## WHAT TO PRODUCE:
Using the listing below, retype exactly the lines starting at the one with "R29,q035,391" and ending at the one with "R27,q032,482", and include both.

=======

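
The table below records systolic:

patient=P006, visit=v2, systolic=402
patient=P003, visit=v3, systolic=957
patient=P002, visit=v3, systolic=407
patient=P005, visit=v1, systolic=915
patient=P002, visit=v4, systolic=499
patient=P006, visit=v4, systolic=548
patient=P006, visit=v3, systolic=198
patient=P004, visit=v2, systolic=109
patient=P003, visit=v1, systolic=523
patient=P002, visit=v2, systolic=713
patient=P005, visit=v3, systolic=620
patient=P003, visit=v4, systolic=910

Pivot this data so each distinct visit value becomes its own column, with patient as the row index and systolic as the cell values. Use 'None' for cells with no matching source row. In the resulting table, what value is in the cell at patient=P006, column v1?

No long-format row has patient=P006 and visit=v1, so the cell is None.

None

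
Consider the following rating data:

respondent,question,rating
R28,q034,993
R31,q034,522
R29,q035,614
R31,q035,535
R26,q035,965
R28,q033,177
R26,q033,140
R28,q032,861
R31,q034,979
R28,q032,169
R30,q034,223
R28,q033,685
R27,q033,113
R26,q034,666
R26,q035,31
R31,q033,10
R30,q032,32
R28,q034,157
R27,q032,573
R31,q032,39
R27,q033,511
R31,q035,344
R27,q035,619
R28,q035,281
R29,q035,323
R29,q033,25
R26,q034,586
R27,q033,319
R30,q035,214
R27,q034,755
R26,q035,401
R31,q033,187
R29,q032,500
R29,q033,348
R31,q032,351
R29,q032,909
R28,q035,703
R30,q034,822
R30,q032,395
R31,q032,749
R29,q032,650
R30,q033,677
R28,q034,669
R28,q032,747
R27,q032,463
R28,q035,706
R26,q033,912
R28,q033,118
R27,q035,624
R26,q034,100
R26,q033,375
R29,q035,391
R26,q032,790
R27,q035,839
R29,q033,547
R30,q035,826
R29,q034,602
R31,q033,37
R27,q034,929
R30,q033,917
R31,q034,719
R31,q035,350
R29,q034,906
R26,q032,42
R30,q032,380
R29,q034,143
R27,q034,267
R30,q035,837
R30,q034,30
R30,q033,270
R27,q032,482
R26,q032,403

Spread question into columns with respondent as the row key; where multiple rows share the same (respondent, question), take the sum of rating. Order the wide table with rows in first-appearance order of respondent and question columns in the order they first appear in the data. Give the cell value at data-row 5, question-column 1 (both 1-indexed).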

=======

## TASK SOLUTION:
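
R29,q035,391
R26,q032,790
R27,q035,839
R29,q033,547
R30,q035,826
R29,q034,602
R31,q033,37
R27,q034,929
R30,q033,917
R31,q034,719
R31,q035,350
R29,q034,906
R26,q032,42
R30,q032,380
R29,q034,143
R27,q034,267
R30,q035,837
R30,q034,30
R30,q033,270
R27,q032,482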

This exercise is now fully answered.